[The input — start]

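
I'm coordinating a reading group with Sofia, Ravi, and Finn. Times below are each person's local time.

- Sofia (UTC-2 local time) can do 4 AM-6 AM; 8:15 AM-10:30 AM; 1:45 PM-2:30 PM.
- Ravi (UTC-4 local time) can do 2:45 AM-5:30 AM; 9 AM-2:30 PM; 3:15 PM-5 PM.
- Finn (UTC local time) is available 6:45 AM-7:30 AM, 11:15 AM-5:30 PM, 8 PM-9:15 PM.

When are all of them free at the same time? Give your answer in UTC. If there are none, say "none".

06:45-07:30, 15:45-16:30

Sofia in UTC: 06:00-08:00, 10:15-12:30, 15:45-16:30 (add 2h to convert from UTC-2).
Ravi in UTC: 06:45-09:30, 13:00-18:30, 19:15-21:00 (add 4h to convert from UTC-4).
Finn in UTC: 06:45-07:30, 11:15-17:30, 20:00-21:15.
Sofia ∩ Ravi: 06:45-08:00, 15:45-16:30.
Sofia ∩ Ravi ∩ Finn: 06:45-07:30, 15:45-16:30.
So the common availability across everyone is 06:45-07:30, 15:45-16:30.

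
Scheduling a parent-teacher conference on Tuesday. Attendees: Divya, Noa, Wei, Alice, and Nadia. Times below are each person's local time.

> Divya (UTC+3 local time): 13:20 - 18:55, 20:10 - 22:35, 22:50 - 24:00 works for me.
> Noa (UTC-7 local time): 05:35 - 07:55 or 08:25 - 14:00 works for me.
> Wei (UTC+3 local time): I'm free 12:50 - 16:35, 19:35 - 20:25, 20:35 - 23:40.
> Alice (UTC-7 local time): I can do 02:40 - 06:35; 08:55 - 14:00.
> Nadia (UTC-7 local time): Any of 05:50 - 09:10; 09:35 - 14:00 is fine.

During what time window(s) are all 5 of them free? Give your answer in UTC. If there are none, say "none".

Divya in UTC: 10:20-15:55, 17:10-19:35, 19:50-21:00 (subtract 3h to convert from UTC+3).
Noa in UTC: 12:35-14:55, 15:25-21:00 (add 7h to convert from UTC-7).
Wei in UTC: 09:50-13:35, 16:35-17:25, 17:35-20:40 (subtract 3h to convert from UTC+3).
Alice in UTC: 09:40-13:35, 15:55-21:00 (add 7h to convert from UTC-7).
Nadia in UTC: 12:50-16:10, 16:35-21:00 (add 7h to convert from UTC-7).
Divya ∩ Noa: 12:35-14:55, 15:25-15:55, 17:10-19:35, 19:50-21:00.
Divya ∩ Noa ∩ Wei: 12:35-13:35, 17:10-17:25, 17:35-19:35, 19:50-20:40.
Divya ∩ Noa ∩ Wei ∩ Alice: 12:35-13:35, 17:10-17:25, 17:35-19:35, 19:50-20:40.
Divya ∩ Noa ∩ Wei ∩ Alice ∩ Nadia: 12:50-13:35, 17:10-17:25, 17:35-19:35, 19:50-20:40.

12:50-13:35, 17:10-17:25, 17:35-19:35, 19:50-20:40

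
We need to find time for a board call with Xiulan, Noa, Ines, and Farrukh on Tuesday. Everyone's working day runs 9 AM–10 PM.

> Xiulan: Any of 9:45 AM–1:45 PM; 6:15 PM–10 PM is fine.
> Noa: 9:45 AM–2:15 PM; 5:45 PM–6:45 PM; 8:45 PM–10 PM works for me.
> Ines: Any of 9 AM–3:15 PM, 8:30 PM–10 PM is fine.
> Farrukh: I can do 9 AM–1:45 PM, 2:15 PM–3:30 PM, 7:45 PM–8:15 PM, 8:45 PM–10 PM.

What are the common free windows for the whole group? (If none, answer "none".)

09:45-13:45, 20:45-22:00

Xiulan ∩ Noa: 09:45-13:45, 18:15-18:45, 20:45-22:00.
Xiulan ∩ Noa ∩ Ines: 09:45-13:45, 20:45-22:00.
Xiulan ∩ Noa ∩ Ines ∩ Farrukh: 09:45-13:45, 20:45-22:00.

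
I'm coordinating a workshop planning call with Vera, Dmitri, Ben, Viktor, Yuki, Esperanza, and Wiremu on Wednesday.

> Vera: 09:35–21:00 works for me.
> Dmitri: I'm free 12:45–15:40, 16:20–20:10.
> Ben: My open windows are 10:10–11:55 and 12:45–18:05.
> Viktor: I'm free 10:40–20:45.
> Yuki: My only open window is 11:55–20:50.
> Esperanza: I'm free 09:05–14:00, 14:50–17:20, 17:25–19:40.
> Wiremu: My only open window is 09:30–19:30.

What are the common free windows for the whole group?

Vera ∩ Dmitri: 12:45-15:40, 16:20-20:10.
Vera ∩ Dmitri ∩ Ben: 12:45-15:40, 16:20-18:05.
Vera ∩ Dmitri ∩ Ben ∩ Viktor: 12:45-15:40, 16:20-18:05.
Vera ∩ Dmitri ∩ Ben ∩ Viktor ∩ Yuki: 12:45-15:40, 16:20-18:05.
Vera ∩ Dmitri ∩ Ben ∩ Viktor ∩ Yuki ∩ Esperanza: 12:45-14:00, 14:50-15:40, 16:20-17:20, 17:25-18:05.
Vera ∩ Dmitri ∩ Ben ∩ Viktor ∩ Yuki ∩ Esperanza ∩ Wiremu: 12:45-14:00, 14:50-15:40, 16:20-17:20, 17:25-18:05.
So the common availability across everyone is 12:45-14:00, 14:50-15:40, 16:20-17:20, 17:25-18:05.

12:45-14:00, 14:50-15:40, 16:20-17:20, 17:25-18:05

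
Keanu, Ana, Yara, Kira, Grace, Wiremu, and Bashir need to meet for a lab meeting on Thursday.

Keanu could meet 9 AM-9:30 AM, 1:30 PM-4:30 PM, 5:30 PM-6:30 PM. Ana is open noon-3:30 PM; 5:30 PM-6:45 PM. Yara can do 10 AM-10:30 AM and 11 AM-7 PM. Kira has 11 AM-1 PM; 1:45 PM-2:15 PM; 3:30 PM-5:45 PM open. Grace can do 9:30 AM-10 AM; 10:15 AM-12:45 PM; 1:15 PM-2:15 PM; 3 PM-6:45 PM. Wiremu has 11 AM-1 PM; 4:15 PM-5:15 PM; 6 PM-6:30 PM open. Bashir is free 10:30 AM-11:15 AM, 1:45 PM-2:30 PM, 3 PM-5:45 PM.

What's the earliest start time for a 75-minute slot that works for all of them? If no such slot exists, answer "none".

Keanu ∩ Ana: 13:30-15:30, 17:30-18:30.
Keanu ∩ Ana ∩ Yara: 13:30-15:30, 17:30-18:30.
Keanu ∩ Ana ∩ Yara ∩ Kira: 13:45-14:15, 17:30-17:45.
Keanu ∩ Ana ∩ Yara ∩ Kira ∩ Grace: 13:45-14:15, 17:30-17:45.
Keanu ∩ Ana ∩ Yara ∩ Kira ∩ Grace ∩ Wiremu: ∅.
Keanu ∩ Ana ∩ Yara ∩ Kira ∩ Grace ∩ Wiremu ∩ Bashir: ∅.
There is no time when everyone is free.
No common window is at least 75 minutes long.

none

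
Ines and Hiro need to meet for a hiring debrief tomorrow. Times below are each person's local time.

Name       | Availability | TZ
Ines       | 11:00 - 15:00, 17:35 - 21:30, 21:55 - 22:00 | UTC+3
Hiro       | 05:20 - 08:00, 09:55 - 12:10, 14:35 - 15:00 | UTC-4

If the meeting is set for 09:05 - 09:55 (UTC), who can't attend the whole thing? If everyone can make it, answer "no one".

Ines in UTC: 08:00-12:00, 14:35-18:30, 18:55-19:00 (subtract 3h to convert from UTC+3).
Hiro in UTC: 09:20-12:00, 13:55-16:10, 18:35-19:00 (add 4h to convert from UTC-4).
Ines: free for 09:05-09:55. Hiro: not fully free for 09:05-09:55.

Hiro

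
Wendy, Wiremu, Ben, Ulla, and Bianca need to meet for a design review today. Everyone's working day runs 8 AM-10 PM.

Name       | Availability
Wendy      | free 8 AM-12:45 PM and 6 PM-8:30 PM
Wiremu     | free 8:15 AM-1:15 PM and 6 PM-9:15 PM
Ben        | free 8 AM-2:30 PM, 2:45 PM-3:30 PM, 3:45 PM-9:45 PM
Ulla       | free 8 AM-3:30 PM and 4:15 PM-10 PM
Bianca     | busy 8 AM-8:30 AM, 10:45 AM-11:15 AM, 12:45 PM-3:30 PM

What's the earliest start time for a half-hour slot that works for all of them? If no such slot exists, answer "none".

Wendy free: 08:00-12:45, 18:00-20:30.
Wiremu free: 08:15-13:15, 18:00-21:15.
Ben free: 08:00-14:30, 14:45-15:30, 15:45-21:45.
Ulla free: 08:00-15:30, 16:15-22:00.
Bianca free: 08:30-10:45, 11:15-12:45, 15:30-22:00 (invert busy blocks within the working day).
Wendy ∩ Wiremu: 08:15-12:45, 18:00-20:30.
Wendy ∩ Wiremu ∩ Ben: 08:15-12:45, 18:00-20:30.
Wendy ∩ Wiremu ∩ Ben ∩ Ulla: 08:15-12:45, 18:00-20:30.
Wendy ∩ Wiremu ∩ Ben ∩ Ulla ∩ Bianca: 08:30-10:45, 11:15-12:45, 18:00-20:30.
Those are the intersection windows.
The first common window of at least 30 minutes is 08:30-10:45, so the earliest start is 08:30.

08:30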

[The input — finish]

What is expected
Restate the data word for word. Begin at its first line, end at the line that contains "- Finn (UTC", and include both.

Solution for this problem
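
I'm coordinating a reading group with Sofia, Ravi, and Finn. Times below are each person's local time.

- Sofia (UTC-2 local time) can do 4 AM-6 AM; 8:15 AM-10:30 AM; 1:45 PM-2:30 PM.
- Ravi (UTC-4 local time) can do 2:45 AM-5:30 AM; 9 AM-2:30 PM; 3:15 PM-5 PM.
- Finn (UTC local time) is available 6:45 AM-7:30 AM, 11:15 AM-5:30 PM, 8 PM-9:15 PM.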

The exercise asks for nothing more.